AIM OF THE TASK ->
List each line of the data in which the string "zero" appears.

STUDY MATERIAL ->
===============

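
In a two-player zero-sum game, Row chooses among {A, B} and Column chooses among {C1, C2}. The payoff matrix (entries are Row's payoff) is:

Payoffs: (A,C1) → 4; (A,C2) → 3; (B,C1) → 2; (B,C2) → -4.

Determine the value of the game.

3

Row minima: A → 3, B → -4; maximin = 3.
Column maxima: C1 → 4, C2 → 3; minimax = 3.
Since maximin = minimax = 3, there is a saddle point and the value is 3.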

===============

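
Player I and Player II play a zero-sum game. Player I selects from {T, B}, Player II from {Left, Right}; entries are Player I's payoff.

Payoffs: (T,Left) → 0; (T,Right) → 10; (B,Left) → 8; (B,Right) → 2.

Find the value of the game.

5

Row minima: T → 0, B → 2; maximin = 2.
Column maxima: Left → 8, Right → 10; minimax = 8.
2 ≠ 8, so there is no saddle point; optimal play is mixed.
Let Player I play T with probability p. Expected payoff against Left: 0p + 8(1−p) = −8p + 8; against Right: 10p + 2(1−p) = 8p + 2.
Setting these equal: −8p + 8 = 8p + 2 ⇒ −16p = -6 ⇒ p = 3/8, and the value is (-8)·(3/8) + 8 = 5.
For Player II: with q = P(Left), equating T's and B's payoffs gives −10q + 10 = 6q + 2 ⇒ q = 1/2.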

===============

RESPONSE BOX ->
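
In a two-player zero-sum game, Row chooses among {A, B} and Column chooses among {C1, C2}. The payoff matrix (entries are Row's payoff) is:
Player I and Player II play a zero-sum game. Player I selects from {T, B}, Player II from {Left, Right}; entries are Player I's payoff.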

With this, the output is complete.